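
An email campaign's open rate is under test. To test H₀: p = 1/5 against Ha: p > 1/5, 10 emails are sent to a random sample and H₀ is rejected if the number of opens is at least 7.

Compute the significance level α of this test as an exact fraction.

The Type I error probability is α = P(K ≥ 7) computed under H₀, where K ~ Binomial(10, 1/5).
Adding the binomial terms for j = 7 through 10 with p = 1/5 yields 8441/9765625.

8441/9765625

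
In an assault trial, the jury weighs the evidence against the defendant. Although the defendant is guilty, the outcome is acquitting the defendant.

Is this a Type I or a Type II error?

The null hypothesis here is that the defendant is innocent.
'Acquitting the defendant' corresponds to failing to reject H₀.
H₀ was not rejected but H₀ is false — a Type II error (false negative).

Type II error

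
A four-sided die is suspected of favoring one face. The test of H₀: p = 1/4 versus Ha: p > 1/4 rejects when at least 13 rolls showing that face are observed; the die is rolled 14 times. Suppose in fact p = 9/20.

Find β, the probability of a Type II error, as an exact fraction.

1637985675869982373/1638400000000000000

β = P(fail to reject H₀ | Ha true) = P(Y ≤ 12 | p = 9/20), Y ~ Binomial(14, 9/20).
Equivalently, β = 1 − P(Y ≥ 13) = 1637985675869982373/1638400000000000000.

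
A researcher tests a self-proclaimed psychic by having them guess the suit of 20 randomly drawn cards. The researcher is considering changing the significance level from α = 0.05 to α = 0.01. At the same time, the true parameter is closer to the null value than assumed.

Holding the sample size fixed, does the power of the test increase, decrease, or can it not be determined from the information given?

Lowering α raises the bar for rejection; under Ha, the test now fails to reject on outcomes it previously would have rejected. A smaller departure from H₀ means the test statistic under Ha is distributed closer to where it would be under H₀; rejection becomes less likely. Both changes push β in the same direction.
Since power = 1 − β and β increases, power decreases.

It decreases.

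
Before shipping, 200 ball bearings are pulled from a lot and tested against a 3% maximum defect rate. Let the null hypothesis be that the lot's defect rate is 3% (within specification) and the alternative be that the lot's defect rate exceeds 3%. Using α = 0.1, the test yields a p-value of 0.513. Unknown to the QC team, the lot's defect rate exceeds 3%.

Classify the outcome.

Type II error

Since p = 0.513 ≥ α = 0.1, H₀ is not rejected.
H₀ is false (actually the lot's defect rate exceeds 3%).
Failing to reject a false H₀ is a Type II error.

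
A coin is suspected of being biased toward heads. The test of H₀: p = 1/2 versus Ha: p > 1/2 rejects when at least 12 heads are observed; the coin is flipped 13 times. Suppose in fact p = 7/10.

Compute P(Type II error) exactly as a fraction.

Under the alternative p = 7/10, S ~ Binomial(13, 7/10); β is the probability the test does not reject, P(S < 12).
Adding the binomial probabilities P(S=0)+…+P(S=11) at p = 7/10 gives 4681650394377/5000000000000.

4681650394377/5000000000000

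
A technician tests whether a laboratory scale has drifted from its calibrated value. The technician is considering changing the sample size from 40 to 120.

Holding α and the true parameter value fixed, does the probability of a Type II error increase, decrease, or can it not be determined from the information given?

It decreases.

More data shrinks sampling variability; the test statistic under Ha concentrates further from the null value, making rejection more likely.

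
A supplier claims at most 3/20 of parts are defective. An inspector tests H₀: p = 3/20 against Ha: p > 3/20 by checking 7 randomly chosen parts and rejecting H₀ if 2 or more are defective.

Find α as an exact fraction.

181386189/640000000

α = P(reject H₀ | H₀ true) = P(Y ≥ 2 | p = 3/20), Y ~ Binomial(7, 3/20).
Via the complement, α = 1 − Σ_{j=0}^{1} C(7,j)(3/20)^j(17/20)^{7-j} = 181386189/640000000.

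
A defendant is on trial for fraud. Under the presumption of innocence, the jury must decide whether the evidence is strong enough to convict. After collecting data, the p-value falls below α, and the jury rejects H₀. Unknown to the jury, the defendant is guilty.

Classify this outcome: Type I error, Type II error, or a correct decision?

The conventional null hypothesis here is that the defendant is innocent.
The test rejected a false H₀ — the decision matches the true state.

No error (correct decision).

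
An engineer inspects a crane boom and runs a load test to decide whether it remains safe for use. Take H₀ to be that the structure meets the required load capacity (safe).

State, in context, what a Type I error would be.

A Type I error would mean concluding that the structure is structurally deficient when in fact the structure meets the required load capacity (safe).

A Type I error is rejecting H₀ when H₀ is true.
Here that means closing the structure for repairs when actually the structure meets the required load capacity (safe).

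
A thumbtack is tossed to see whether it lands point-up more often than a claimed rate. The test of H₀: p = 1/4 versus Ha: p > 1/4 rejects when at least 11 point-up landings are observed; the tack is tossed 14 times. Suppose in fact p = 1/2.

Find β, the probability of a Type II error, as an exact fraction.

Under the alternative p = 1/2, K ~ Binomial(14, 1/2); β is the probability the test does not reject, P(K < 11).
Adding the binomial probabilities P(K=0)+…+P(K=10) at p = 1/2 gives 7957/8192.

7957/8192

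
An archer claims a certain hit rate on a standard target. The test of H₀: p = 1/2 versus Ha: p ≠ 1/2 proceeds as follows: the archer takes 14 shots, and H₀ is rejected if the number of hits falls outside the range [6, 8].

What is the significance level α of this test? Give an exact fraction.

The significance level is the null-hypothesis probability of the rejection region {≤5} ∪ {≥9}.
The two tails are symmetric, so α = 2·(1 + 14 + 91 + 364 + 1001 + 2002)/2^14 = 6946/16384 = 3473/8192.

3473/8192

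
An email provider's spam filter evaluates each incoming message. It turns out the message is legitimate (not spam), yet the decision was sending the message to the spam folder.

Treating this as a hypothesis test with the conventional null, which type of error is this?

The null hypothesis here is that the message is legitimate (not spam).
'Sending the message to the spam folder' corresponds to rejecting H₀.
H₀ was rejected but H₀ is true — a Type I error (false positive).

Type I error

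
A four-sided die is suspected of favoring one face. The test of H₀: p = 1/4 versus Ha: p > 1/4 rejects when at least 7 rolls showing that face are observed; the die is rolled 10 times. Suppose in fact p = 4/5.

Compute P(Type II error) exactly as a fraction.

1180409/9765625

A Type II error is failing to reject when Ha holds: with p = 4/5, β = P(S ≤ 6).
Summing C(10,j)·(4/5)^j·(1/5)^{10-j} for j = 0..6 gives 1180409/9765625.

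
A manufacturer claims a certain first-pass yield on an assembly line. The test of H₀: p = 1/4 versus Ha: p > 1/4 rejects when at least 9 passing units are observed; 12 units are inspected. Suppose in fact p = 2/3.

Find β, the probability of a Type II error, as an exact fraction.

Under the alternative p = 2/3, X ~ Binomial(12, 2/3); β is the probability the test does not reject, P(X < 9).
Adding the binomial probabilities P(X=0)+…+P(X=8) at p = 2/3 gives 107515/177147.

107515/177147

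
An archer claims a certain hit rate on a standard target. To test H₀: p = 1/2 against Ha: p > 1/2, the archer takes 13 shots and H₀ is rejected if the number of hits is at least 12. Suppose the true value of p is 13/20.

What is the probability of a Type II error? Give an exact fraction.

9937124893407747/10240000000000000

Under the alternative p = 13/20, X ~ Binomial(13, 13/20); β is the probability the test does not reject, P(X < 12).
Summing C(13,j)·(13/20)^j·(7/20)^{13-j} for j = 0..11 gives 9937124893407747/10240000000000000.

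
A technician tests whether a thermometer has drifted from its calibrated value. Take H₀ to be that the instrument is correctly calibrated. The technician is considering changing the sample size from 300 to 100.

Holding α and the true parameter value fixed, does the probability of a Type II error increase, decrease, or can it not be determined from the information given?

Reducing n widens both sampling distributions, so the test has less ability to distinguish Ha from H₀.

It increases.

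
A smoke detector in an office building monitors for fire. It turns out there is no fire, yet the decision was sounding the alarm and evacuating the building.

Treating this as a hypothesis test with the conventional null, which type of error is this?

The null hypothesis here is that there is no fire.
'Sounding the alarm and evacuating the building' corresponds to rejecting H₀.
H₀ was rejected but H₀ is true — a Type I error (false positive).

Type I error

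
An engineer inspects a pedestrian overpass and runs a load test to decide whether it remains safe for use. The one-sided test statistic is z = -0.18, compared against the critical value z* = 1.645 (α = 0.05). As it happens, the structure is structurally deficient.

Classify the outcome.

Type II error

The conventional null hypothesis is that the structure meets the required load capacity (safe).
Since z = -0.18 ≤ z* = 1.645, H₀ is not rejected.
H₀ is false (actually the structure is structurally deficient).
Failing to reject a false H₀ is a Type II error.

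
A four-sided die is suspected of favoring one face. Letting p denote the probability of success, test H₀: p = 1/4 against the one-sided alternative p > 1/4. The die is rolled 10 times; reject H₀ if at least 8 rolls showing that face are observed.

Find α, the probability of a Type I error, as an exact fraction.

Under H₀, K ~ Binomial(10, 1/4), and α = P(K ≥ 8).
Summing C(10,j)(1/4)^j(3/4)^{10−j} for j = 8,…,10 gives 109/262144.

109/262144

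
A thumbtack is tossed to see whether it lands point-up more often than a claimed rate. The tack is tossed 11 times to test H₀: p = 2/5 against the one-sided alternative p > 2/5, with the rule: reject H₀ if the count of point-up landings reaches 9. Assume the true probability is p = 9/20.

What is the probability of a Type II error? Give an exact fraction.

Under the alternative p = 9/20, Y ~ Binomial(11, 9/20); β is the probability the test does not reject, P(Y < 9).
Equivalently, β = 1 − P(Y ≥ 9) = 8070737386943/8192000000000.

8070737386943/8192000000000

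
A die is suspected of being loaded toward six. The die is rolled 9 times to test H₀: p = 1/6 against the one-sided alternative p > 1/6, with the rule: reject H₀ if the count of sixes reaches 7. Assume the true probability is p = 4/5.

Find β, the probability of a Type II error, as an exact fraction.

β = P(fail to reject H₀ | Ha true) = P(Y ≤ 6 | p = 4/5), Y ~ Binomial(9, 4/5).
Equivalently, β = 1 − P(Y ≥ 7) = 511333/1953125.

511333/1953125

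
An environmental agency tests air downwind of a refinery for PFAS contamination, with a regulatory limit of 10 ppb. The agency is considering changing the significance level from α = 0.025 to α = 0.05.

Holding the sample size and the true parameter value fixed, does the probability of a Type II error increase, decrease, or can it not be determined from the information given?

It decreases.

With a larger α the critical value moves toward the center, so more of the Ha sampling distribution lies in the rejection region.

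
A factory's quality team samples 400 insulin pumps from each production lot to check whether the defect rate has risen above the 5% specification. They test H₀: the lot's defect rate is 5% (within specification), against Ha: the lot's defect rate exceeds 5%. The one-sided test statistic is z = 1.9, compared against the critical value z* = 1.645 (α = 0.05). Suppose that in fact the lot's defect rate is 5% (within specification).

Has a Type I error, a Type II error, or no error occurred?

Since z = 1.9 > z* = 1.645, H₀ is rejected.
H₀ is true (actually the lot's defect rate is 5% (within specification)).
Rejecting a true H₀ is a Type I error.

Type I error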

* THE TASK: Only one stretch of the data above is needed. Restate it word for word, from the line containing "A coin is suspected" through the line containing "A technician tests whether a laboratory", both ends included.

* ANSWER SPACE:
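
A coin is suspected of being biased toward heads. The test of H₀: p = 1/2 versus Ha: p > 1/2 rejects when at least 12 heads are observed; the coin is flipped 13 times. Suppose in fact p = 7/10.

Compute P(Type II error) exactly as a fraction.

Under the alternative p = 7/10, S ~ Binomial(13, 7/10); β is the probability the test does not reject, P(S < 12).
Adding the binomial probabilities P(S=0)+…+P(S=11) at p = 7/10 gives 4681650394377/5000000000000.

4681650394377/5000000000000

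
A technician tests whether a laboratory scale has drifted from its calibrated value. The technician is considering changing the sample size from 40 to 120.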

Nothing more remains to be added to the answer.